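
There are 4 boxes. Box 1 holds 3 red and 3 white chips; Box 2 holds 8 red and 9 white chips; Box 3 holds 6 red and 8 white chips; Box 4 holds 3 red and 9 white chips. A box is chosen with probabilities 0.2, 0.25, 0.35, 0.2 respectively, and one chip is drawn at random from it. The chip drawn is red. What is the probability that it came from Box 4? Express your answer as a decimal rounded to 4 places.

Posterior probability ≈ 0.1197

P(red|Box 1) = 0.5; P(red|Box 2) = 0.4706; P(red|Box 3) = 0.4286; P(red|Box 4) = 0.25.
Prior × likelihood for each source: 0.2·0.5=0.1000, 0.25·0.4706=0.1176, 0.35·0.4286=0.1500, 0.2·0.25=0.05000. Summing gives P(red) = 0.41765.
P(Box 4 | red) = 0.05000 / 0.41765 = 0.1197.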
◇ ◇ ◇
* Task statement:
For this exercise, transcribe the whole listing verbatim.

* Response:
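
There are 4 boxes. Box 1 holds 3 red and 3 white chips; Box 2 holds 8 red and 9 white chips; Box 3 holds 6 red and 8 white chips; Box 4 holds 3 red and 9 white chips. A box is chosen with probabilities 0.2, 0.25, 0.35, 0.2 respectively, and one chip is drawn at random from it. The chip drawn is red. What is the probability that it came from Box 4? Express your answer as a decimal rounded to 4 places.

Posterior probability ≈ 0.1197

P(red|Box 1) = 0.5; P(red|Box 2) = 0.4706; P(red|Box 3) = 0.4286; P(red|Box 4) = 0.25.
Prior × likelihood for each source: 0.2·0.5=0.1000, 0.25·0.4706=0.1176, 0.35·0.4286=0.1500, 0.2·0.25=0.05000. Summing gives P(red) = 0.41765.
P(Box 4 | red) = 0.05000 / 0.41765 = 0.1197.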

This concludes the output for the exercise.